Problem description:
In the entries below, find the line with "2. have fair-housing" and print exactly every line from there up to and including the line with "28 Mar 2024", with no other lines.

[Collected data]
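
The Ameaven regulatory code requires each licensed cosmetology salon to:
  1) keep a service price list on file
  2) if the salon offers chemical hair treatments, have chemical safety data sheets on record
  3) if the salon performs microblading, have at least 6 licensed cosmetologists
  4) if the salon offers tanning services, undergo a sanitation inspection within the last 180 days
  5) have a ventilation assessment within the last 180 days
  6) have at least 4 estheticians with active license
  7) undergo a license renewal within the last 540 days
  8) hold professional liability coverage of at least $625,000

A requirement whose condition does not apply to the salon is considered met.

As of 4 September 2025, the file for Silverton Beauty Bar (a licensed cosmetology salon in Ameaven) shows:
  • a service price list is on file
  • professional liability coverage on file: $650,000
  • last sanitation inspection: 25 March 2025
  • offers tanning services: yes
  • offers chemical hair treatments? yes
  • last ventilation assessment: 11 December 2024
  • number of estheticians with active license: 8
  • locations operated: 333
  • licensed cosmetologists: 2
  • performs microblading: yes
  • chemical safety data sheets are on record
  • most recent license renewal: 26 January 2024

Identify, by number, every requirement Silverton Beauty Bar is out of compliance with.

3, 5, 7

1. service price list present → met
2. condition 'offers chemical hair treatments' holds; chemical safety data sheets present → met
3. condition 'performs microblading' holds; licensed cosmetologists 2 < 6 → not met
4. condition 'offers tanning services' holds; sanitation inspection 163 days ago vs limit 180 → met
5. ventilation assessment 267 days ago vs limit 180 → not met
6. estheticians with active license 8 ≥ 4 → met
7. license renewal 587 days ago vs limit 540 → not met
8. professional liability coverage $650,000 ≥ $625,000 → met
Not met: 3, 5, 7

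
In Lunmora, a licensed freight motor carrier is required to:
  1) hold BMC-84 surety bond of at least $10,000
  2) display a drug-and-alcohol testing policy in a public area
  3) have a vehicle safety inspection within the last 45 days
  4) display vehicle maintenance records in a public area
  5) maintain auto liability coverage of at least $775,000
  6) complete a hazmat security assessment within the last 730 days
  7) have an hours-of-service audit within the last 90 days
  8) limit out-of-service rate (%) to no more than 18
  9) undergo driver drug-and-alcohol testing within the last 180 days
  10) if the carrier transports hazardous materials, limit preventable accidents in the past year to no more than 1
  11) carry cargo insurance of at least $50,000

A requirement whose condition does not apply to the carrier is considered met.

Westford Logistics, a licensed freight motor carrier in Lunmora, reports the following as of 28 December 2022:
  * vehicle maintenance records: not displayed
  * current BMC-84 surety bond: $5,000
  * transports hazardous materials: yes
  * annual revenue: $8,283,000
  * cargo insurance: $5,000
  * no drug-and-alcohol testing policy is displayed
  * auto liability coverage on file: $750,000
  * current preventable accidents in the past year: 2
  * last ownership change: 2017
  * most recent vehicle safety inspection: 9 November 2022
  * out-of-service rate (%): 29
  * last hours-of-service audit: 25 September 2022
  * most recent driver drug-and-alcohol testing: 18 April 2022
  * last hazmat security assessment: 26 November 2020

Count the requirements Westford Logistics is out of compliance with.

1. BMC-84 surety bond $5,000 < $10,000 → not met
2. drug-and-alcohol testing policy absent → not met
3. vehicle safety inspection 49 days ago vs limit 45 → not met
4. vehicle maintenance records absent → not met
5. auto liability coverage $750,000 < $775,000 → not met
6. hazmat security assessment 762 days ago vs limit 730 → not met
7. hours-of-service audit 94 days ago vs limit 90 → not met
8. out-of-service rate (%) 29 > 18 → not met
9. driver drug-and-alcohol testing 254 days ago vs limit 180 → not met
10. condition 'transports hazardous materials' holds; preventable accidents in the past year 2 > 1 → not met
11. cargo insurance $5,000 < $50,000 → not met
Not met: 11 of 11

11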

--

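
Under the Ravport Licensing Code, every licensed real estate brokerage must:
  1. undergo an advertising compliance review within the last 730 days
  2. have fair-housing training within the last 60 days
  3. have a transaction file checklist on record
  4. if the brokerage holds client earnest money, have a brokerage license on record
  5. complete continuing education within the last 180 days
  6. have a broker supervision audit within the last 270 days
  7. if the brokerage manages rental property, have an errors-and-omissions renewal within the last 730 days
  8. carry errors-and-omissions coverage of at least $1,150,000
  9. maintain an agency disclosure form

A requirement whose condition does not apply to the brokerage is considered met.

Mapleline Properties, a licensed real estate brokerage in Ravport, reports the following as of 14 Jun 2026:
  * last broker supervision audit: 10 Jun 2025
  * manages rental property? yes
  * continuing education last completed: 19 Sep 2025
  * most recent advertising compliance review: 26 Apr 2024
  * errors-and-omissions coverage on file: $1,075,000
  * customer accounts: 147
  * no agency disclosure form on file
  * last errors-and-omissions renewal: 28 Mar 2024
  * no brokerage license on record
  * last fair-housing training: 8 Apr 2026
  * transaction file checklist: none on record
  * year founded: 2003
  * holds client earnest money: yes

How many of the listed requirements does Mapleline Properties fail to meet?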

Problem solution:
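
  2. have fair-housing training within the last 60 days
  3. have a transaction file checklist on record
  4. if the brokerage holds client earnest money, have a brokerage license on record
  5. complete continuing education within the last 180 days
  6. have a broker supervision audit within the last 270 days
  7. if the brokerage manages rental property, have an errors-and-omissions renewal within the last 730 days
  8. carry errors-and-omissions coverage of at least $1,150,000
  9. maintain an agency disclosure form

A requirement whose condition does not apply to the brokerage is considered met.

Mapleline Properties, a licensed real estate brokerage in Ravport, reports the following as of 14 Jun 2026:
  * last broker supervision audit: 10 Jun 2025
  * manages rental property? yes
  * continuing education last completed: 19 Sep 2025
  * most recent advertising compliance review: 26 Apr 2024
  * errors-and-omissions coverage on file: $1,075,000
  * customer accounts: 147
  * no agency disclosure form on file
  * last errors-and-omissions renewal: 28 Mar 2024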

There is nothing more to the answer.